(Dataset entries)
**********

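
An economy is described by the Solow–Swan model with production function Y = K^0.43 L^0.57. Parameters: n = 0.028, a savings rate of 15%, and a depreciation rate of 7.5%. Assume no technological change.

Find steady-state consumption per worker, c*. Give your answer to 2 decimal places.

At the steady state, Δk = 0, so s·k^α = (n + δ)·k.
Rearranging, k^(1−α) = s / (n + δ).
k^0.57 = 0.15 / (0.028 + 0.075) = 0.15 / 0.103 = 1.4563
k* = 1.4563^(1/0.57) ≈ 1.9338
y* = (k*)^α = 1.9338^0.43 ≈ 1.3279
c* = (1 − s)·y* = (1 − 0.15) × 1.3279 ≈ 1.1287

c* ≈ 1.13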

**********

▶ **EXERCISE**: Without altering anything, print all of the data again.

▶ **YOUR RESPONSE**:
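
An economy is described by the Solow–Swan model with production function Y = K^0.43 L^0.57. Parameters: n = 0.028, a savings rate of 15%, and a depreciation rate of 7.5%. Assume no technological change.

Find steady-state consumption per worker, c*. Give your answer to 2 decimal places.

At the steady state, Δk = 0, so s·k^α = (n + δ)·k.
Rearranging, k^(1−α) = s / (n + δ).
k^0.57 = 0.15 / (0.028 + 0.075) = 0.15 / 0.103 = 1.4563
k* = 1.4563^(1/0.57) ≈ 1.9338
y* = (k*)^α = 1.9338^0.43 ≈ 1.3279
c* = (1 − s)·y* = (1 − 0.15) × 1.3279 ≈ 1.1287

c* ≈ 1.13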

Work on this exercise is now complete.